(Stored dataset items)
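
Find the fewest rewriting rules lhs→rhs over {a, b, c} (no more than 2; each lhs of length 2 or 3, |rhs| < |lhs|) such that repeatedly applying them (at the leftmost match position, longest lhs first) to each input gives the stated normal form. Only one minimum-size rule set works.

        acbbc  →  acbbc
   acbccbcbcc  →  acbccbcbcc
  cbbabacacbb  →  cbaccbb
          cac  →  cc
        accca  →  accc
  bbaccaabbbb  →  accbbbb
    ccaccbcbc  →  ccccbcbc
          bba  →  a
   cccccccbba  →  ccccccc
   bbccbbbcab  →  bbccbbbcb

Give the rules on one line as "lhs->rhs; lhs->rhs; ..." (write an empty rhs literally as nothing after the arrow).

  | acbbc
  | acbccbcbcc
  | cbbabacacbb => cabacacbb => cbacacbb => cbaccbb
  | cac => cc

bba->a; ca->c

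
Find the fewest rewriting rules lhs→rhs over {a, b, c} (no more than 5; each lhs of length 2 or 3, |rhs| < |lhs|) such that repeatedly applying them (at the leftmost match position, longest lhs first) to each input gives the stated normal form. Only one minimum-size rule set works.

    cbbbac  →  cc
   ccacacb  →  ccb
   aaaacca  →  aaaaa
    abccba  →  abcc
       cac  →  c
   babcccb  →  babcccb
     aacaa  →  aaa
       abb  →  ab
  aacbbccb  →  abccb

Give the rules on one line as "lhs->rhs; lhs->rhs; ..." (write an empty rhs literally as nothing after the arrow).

ac->; acc->a; bb->b; cba->c

  | cbbbac => cbbac => cbac => cc
  | ccacacb => ccacb => ccb
  | aaaacca => aaaaa
  | abccba => abcc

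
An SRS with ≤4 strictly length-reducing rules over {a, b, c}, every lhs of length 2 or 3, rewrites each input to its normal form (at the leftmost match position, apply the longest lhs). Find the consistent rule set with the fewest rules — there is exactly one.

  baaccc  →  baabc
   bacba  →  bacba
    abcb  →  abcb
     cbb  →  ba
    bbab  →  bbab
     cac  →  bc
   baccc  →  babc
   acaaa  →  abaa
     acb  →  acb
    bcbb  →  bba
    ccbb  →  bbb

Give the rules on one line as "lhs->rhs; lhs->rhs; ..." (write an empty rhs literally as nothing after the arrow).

  | baaccc => baabc
  | bacba
  | abcb
  | cbb => ba

ca->b; cbb->ba; cc->b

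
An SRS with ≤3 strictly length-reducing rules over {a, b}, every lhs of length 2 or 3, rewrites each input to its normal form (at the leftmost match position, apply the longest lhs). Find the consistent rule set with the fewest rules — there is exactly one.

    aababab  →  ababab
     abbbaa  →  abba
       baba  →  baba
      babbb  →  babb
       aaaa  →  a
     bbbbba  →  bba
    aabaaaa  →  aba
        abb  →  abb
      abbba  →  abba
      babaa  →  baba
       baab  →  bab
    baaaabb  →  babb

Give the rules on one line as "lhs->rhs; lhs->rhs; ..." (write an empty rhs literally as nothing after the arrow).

aa->a; bbb->bb

  | aababab => ababab
  | abbbaa => abbaa => abba
  | baba
  | babbb => babb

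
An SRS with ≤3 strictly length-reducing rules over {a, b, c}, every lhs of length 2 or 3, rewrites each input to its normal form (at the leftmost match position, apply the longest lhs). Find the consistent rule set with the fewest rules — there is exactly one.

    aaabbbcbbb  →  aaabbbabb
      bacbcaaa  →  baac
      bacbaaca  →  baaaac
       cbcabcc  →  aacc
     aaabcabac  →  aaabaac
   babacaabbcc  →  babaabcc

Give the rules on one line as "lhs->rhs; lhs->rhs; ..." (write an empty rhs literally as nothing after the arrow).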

▸ WHAT THE EXERCISE ASKS
Each line above that carries the string "there" has to be returned.

▸ TASK RESPONSE
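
An SRS with ≤4 strictly length-reducing rules over {a, b, c}, every lhs of length 2 or 3, rewrites each input to its normal form (at the leftmost match position, apply the longest lhs). Find the consistent rule set with the fewest rules — there is exactly one.
An SRS with ≤3 strictly length-reducing rules over {a, b}, every lhs of length 2 or 3, rewrites each input to its normal form (at the leftmost match position, apply the longest lhs). Find the consistent rule set with the fewest rules — there is exactly one.
An SRS with ≤3 strictly length-reducing rules over {a, b, c}, every lhs of length 2 or 3, rewrites each input to its normal form (at the leftmost match position, apply the longest lhs). Find the consistent rule set with the fewest rules — there is exactly one.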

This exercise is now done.